## WORK INSTRUCTION
Among the entries below, extract exactly the lines that run from the one with "1/26 | 4/26 |" through the one with "5/38 | 1/38 |", both ends included.

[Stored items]
────────────────────

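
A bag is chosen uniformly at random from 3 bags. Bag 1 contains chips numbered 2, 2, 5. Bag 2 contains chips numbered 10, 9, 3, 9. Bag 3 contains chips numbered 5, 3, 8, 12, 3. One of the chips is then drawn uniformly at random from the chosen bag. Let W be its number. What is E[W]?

E[W | bag 1] = (2+2+5)/3 = 3.
E[W | bag 2] = (10+9+3+9)/4 = 31/4.
E[W | bag 3] = (5+3+8+12+3)/5 = 31/5.
E[W] = (1/3)·(3) + (1/3)·(31/4) + (1/3)·(31/5) = 113/20.

113/20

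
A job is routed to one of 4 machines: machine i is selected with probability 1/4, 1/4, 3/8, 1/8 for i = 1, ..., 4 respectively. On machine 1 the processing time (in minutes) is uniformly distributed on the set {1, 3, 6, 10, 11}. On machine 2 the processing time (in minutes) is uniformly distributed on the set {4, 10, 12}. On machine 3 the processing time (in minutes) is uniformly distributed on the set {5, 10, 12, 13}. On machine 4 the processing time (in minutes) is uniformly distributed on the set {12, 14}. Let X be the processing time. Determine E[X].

1091/120

E[X | machine 1] = (1+3+6+10+11)/5 = 31/5.
E[X | machine 2] = (4+10+12)/3 = 26/3.
E[X | machine 3] = (5+10+12+13)/4 = 10.
E[X | machine 4] = (12+14)/2 = 13.
E[X] = (1/4)·(31/5) + (1/4)·(26/3) + (3/8)·(10) + (1/8)·(13) = 1091/120.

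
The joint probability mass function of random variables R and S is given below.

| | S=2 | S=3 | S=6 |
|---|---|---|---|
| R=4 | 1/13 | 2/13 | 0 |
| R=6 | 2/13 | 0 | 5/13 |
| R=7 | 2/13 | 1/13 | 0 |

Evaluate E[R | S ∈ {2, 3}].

45/8

P(S ∈ {2, 3}) = 8/13.
Summing R·P(R=x,S=y) over the conditioning event gives 45/13.
E[R | S ∈ {2, 3}] = (45/13) / (8/13) = 45/8.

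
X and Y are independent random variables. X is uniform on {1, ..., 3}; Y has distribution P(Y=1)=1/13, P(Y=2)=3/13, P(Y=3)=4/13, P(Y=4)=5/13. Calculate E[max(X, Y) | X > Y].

14/5

P(X > Y) = 5/39.
Summing max(X,Y)·P(x,y) over outcomes with X > Y gives 14/39.
E[max(X, Y) | X > Y] = (14/39) / (5/39) = 14/5.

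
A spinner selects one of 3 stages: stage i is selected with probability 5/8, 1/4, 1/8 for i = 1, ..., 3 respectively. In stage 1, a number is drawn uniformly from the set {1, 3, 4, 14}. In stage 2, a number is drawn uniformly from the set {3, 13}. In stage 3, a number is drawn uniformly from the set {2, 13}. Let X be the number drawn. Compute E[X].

E[X | stage 1] = (1+3+4+14)/4 = 11/2.
E[X | stage 2] = (3+13)/2 = 8.
E[X | stage 3] = (2+13)/2 = 15/2.
By the law of total expectation,
E[X] = (5/8)·(11/2) + (1/4)·(8) + (1/8)·(15/2) = 51/8.

51/8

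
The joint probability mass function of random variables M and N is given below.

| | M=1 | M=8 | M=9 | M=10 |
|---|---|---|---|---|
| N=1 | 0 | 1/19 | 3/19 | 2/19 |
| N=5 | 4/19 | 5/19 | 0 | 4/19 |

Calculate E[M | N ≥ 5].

P(N ≥ 5) = 13/19.
Σ M·P over the event = 1·(4/19) + 8·(5/19) + 10·(4/19) = 84/19.
E[M | N ≥ 5] = (84/19) / (13/19) = 84/13.

84/13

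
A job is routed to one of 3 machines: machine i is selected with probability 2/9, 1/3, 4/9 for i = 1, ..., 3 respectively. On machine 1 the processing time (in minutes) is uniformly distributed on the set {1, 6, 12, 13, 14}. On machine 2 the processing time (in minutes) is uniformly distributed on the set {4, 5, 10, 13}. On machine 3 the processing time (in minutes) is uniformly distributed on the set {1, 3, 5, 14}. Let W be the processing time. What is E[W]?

E[W | machine 1] = (1+6+12+13+14)/5 = 46/5.
E[W | machine 2] = (4+5+10+13)/4 = 8.
E[W | machine 3] = (1+3+5+14)/4 = 23/4.
E[W] = (2/9)·(46/5) + (1/3)·(8) + (4/9)·(23/4) = 109/15.

109/15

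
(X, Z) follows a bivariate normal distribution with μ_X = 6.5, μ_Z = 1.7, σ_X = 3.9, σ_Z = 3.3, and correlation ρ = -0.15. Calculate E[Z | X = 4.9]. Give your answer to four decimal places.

1.9031

E[Z | X=x] = μ_Z + ρ(σ_Z/σ_X)(x − μ_X) for jointly normal variables.
E[Z | X=4.9] = 1.7 + (-0.15)·(3.3/3.9)·(4.9 − (6.5)) = 1.7 + (-0.12692)·(-1.6) = 1.9031.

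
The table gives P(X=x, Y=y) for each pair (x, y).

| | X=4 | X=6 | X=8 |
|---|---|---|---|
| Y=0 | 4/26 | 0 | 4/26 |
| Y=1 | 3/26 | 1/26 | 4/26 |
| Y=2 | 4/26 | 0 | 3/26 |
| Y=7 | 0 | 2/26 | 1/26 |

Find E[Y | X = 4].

P(X = 4) = 11/26.
Σ Y·P over the event = 0·(4/26) + 1·(3/26) + 2·(4/26) = 11/26.
E[Y | X = 4] = (11/26) / (11/26) = 1.

1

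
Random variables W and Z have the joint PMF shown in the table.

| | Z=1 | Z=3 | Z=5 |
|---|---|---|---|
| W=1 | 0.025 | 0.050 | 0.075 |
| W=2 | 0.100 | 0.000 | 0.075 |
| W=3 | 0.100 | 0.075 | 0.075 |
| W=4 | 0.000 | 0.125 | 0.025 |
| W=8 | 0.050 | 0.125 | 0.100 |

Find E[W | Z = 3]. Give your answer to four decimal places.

4.7333

P(Z = 3) = 0.375.
Σ W·P over the event = 1·(0.050) + 3·(0.075) + 4·(0.125) + 8·(0.125) = 1.775.
E[W | Z = 3] = (1.775) / (0.375) = 4.7333.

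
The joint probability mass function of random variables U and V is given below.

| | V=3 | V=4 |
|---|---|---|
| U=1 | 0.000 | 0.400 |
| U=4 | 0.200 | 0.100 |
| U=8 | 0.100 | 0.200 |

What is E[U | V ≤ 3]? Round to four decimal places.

P(V ≤ 3) = 0.300.
Σ U·P over the event = 4·(0.200) + 8·(0.100) = 1.600.
E[U | V ≤ 3] = (1.600) / (0.300) = 5.3333.

5.3333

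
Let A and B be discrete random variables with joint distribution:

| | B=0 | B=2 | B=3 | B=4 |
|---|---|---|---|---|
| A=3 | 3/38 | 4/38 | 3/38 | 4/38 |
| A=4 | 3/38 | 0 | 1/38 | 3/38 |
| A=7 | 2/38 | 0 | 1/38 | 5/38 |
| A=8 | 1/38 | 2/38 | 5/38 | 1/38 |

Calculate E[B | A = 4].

P(A = 4) = 7/38.
Σ B·P over the event = 0·(3/38) + 3·(1/38) + 4·(3/38) = 15/38.
E[B | A = 4] = (15/38) / (7/38) = 15/7.

15/7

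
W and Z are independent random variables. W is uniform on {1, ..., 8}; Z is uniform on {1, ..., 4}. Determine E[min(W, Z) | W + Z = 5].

P(W + Z = 5) = 1/8.
Summing min(W,Z)·P(x,y) over outcomes with W + Z = 5 gives 3/16.
E[min(W, Z) | W + Z = 5] = (3/16) / (1/8) = 3/2.

3/2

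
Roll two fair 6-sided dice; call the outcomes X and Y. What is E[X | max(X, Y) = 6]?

P(max(X, Y) = 6) = 11/36.
Summing X·P(x,y) over outcomes with max(X, Y) = 6 gives 17/12.
E[X | max(X, Y) = 6] = (17/12) / (11/36) = 51/11.

51/11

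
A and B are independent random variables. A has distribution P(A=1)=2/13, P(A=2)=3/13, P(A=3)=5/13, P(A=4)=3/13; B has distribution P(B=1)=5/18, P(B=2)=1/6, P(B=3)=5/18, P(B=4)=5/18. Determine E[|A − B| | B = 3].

10/13

P(B = 3) = 5/18.
Summing |A−B|·P(x,y) over outcomes with B = 3 gives 25/117.
E[|A − B| | B = 3] = (25/117) / (5/18) = 10/13.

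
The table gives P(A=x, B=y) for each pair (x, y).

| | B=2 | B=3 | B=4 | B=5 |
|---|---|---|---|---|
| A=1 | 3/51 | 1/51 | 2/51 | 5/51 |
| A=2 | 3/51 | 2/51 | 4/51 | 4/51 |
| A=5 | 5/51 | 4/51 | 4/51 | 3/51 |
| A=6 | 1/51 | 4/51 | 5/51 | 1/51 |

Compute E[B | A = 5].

53/16

P(A = 5) = 16/51.
Σ B·P over the event = 2·(5/51) + 3·(4/51) + 4·(4/51) + 5·(3/51) = 53/51.
E[B | A = 5] = (53/51) / (16/51) = 53/16.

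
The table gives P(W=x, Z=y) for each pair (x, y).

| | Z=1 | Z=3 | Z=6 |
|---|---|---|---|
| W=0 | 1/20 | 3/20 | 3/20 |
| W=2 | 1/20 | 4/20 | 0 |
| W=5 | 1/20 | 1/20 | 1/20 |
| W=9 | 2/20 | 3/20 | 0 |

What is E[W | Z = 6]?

5/4

P(Z = 6) = 1/5.
Σ W·P over the event = 0·(3/20) + 5·(1/20) = 1/4.
E[W | Z = 6] = (1/4) / (1/5) = 5/4.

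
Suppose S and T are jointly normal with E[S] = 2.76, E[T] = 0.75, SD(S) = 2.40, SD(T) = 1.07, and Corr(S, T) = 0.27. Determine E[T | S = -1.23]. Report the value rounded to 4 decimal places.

0.2697

The regression of T on S has slope ρ·σ_T/σ_S and passes through (μ_S, μ_T).
E[T | S=-1.23] = 0.75 + (0.27)·(1.07/2.40)·(-1.23 − (2.76)) = 0.75 + (0.12037)·(-3.99) = 0.2697.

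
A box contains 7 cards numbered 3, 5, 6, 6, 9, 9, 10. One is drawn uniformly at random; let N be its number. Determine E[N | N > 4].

15/2

P(N > 4) = 6/7.
Σ over the event: 5·1/7 + 6·2/7 + 9·2/7 + 10·1/7 = 45/7.
E[N | N > 4] = (45/7) / (6/7) = 15/2.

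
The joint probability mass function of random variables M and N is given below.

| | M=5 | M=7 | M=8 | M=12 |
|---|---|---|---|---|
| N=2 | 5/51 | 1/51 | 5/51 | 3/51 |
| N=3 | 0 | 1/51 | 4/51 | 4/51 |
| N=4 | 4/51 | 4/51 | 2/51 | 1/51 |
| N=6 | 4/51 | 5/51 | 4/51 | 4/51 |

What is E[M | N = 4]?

76/11

P(N = 4) = 11/51.
Summing M·P(M=x,N=y) over the conditioning event gives 76/51.
E[M | N = 4] = (76/51) / (11/51) = 76/11.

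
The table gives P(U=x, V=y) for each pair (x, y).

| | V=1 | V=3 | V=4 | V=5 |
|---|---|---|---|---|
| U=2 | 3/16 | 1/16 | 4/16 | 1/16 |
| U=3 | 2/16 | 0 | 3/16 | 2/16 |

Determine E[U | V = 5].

P(V = 5) = 3/16.
Σ U·P over the event = 2·(1/16) + 3·(2/16) = 1/2.
E[U | V = 5] = (1/2) / (3/16) = 8/3.

8/3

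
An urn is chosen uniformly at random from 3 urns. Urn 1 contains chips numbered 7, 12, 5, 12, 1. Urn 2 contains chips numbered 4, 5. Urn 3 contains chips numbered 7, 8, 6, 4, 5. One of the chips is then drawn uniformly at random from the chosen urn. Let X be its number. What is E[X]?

E[X | urn 1] = (7+12+5+12+1)/5 = 37/5.
E[X | urn 2] = (4+5)/2 = 9/2.
E[X | urn 3] = (7+8+6+4+5)/5 = 6.
By the law of total expectation,
E[X] = (1/3)·(37/5) + (1/3)·(9/2) + (1/3)·(6) = 179/30.

179/30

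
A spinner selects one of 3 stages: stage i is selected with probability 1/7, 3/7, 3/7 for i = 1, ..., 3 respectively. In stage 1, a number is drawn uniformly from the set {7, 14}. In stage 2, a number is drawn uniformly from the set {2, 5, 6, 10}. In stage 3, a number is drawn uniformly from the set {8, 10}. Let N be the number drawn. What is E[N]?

E[N | stage 1] = (7+14)/2 = 21/2.
E[N | stage 2] = (2+5+6+10)/4 = 23/4.
E[N | stage 3] = (8+10)/2 = 9.
E[N] = (1/7)·(21/2) + (3/7)·(23/4) + (3/7)·(9) = 219/28.

219/28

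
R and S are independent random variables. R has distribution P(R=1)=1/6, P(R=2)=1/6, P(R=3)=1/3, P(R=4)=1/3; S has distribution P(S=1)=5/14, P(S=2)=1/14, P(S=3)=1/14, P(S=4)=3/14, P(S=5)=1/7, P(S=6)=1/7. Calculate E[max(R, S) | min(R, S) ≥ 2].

203/45

P(min(R, S) ≥ 2) = 15/28.
Summing max(R,S)·P(x,y) over outcomes with min(R, S) ≥ 2 gives 29/12.
E[max(R, S) | min(R, S) ≥ 2] = (29/12) / (15/28) = 203/45.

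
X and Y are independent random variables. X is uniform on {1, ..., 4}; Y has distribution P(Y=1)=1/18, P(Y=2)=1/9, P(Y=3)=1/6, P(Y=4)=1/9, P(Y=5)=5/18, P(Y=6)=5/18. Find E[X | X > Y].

7/2

P(X > Y) = 5/36.
Summing X·P(x,y) over outcomes with X > Y gives 35/72.
E[X | X > Y] = (35/72) / (5/36) = 7/2.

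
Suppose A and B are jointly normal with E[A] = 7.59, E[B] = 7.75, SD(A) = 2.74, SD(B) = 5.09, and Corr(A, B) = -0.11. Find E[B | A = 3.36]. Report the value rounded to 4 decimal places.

E[B | A=x] = μ_B + ρ(σ_B/σ_A)(x − μ_A) for jointly normal variables.
E[B | A=3.36] = 7.75 + (-0.11)·(5.09/2.74)·(3.36 − (7.59)) = 7.75 + (-0.20434)·(-4.23) = 8.6144.

8.6144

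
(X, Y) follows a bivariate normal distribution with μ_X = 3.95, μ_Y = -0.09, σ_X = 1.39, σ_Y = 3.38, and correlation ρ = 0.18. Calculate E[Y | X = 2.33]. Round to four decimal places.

-0.7991

The regression of Y on X has slope ρ·σ_Y/σ_X and passes through (μ_X, μ_Y).
E[Y | X=2.33] = -0.09 + (0.18)·(3.38/1.39)·(2.33 − (3.95)) = -0.09 + (0.4377)·(-1.62) = -0.7991.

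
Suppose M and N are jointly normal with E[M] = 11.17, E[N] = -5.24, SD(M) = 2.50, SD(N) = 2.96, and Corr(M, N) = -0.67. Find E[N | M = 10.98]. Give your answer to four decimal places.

E[N | M=x] = μ_N + ρ(σ_N/σ_M)(x − μ_M) for jointly normal variables.
E[N | M=10.98] = -5.24 + (-0.67)·(2.96/2.50)·(10.98 − (11.17)) = -5.24 + (-0.79328)·(-0.19) = -5.0893.

-5.0893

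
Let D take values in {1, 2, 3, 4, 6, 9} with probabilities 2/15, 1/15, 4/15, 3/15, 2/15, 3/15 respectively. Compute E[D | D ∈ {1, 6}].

7/2

P(D ∈ {1, 6}) = 4/15.
Σ over the event: 1·2/15 + 6·2/15 = 14/15.
E[D | D ∈ {1, 6}] = (14/15) / (4/15) = 7/2.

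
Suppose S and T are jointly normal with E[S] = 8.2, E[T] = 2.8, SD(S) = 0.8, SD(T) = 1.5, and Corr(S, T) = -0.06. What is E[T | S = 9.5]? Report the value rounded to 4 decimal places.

For a bivariate normal, E[T | S=x] = μ_T + ρ·(σ_T/σ_S)·(x − μ_S).
E[T | S=9.5] = 2.8 + (-0.06)·(1.5/0.8)·(9.5 − (8.2)) = 2.8 + (-0.1125)·(1.3) = 2.6538.

2.6538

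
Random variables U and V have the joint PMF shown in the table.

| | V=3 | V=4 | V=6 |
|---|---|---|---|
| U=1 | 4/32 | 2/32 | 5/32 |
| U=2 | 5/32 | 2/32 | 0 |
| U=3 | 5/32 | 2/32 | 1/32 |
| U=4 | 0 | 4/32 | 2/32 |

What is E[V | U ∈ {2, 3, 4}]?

80/21

P(U ∈ {2, 3, 4}) = 21/32.
Σ V·P over the event = 3·(5/32) + 4·(2/32) + 3·(5/32) + 4·(2/32) + 6·(1/32) + 4·(4/32) + 6·(2/32) = 5/2.
E[V | U ∈ {2, 3, 4}] = (5/2) / (21/32) = 80/21.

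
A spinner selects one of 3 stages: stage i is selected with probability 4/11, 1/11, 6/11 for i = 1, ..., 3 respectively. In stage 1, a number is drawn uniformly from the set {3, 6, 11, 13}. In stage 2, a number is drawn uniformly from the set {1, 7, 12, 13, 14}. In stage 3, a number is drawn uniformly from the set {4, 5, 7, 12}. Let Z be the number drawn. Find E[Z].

E[Z | stage 1] = (3+6+11+13)/4 = 33/4.
E[Z | stage 2] = (1+7+12+13+14)/5 = 47/5.
E[Z | stage 3] = (4+5+7+12)/4 = 7.
E[Z] = (4/11)·(33/4) + (1/11)·(47/5) + (6/11)·(7) = 422/55.

422/55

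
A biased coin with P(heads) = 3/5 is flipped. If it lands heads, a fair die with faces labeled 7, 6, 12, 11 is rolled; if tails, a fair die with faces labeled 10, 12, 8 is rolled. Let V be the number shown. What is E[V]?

E[V | heads] = (7+6+12+11)/4 = 9.
E[V | tails] = (10+12+8)/3 = 10.
By the law of total expectation,
E[V] = (3/5)·(9) + (2/5)·(10) = 47/5.

47/5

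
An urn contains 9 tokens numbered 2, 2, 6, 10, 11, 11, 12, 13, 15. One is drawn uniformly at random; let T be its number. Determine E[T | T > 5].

78/7

P(T > 5) = 7/9.
Σ over the event: 6·1/9 + 10·1/9 + 11·2/9 + 12·1/9 + 13·1/9 + 15·1/9 = 26/3.
E[T | T > 5] = (26/3) / (7/9) = 78/7.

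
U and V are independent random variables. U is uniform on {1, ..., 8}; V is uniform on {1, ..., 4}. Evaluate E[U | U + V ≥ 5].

P(U + V ≥ 5) = 13/16.
Summing U·P(x,y) over outcomes with U + V ≥ 5 gives 67/16.
E[U | U + V ≥ 5] = (67/16) / (13/16) = 67/13.

67/13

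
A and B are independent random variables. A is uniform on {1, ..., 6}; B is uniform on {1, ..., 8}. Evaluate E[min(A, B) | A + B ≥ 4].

P(A + B ≥ 4) = 15/16.
Summing min(A,B)·P(x,y) over outcomes with A + B ≥ 4 gives 65/24.
E[min(A, B) | A + B ≥ 4] = (65/24) / (15/16) = 26/9.

26/9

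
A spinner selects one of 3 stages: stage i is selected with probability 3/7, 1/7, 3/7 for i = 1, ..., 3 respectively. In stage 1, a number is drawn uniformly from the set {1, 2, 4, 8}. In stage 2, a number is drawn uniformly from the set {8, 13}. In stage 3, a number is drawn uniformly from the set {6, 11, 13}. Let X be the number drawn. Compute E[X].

207/28

E[X | stage 1] = (1+2+4+8)/4 = 15/4.
E[X | stage 2] = (8+13)/2 = 21/2.
E[X | stage 3] = (6+11+13)/3 = 10.
By the law of total expectation,
E[X] = (3/7)·(15/4) + (1/7)·(21/2) + (3/7)·(10) = 207/28.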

────────────────────

## WRITTEN ANSWER
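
| Y=1 | 3/26 | 1/26 | 4/26 |
| Y=2 | 4/26 | 0 | 3/26 |
| Y=7 | 0 | 2/26 | 1/26 |

Find E[Y | X = 4].

P(X = 4) = 11/26.
Σ Y·P over the event = 0·(4/26) + 1·(3/26) + 2·(4/26) = 11/26.
E[Y | X = 4] = (11/26) / (11/26) = 1.

1

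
Random variables W and Z have the joint PMF shown in the table.

| | Z=1 | Z=3 | Z=5 |
|---|---|---|---|
| W=1 | 0.025 | 0.050 | 0.075 |
| W=2 | 0.100 | 0.000 | 0.075 |
| W=3 | 0.100 | 0.075 | 0.075 |
| W=4 | 0.000 | 0.125 | 0.025 |
| W=8 | 0.050 | 0.125 | 0.100 |

Find E[W | Z = 3]. Give your answer to four decimal places.

4.7333

P(Z = 3) = 0.375.
Σ W·P over the event = 1·(0.050) + 3·(0.075) + 4·(0.125) + 8·(0.125) = 1.775.
E[W | Z = 3] = (1.775) / (0.375) = 4.7333.

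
The joint probability mass function of random variables U and V is given below.

| | V=3 | V=4 |
|---|---|---|
| U=1 | 0.000 | 0.400 |
| U=4 | 0.200 | 0.100 |
| U=8 | 0.100 | 0.200 |

What is E[U | V ≤ 3]? Round to four decimal places.

P(V ≤ 3) = 0.300.
Σ U·P over the event = 4·(0.200) + 8·(0.100) = 1.600.
E[U | V ≤ 3] = (1.600) / (0.300) = 5.3333.

5.3333

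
Let A and B be discrete random variables with joint distribution:

| | B=0 | B=2 | B=3 | B=4 |
|---|---|---|---|---|
| A=3 | 3/38 | 4/38 | 3/38 | 4/38 |
| A=4 | 3/38 | 0 | 1/38 | 3/38 |
| A=7 | 2/38 | 0 | 1/38 | 5/38 |
| A=8 | 1/38 | 2/38 | 5/38 | 1/38 |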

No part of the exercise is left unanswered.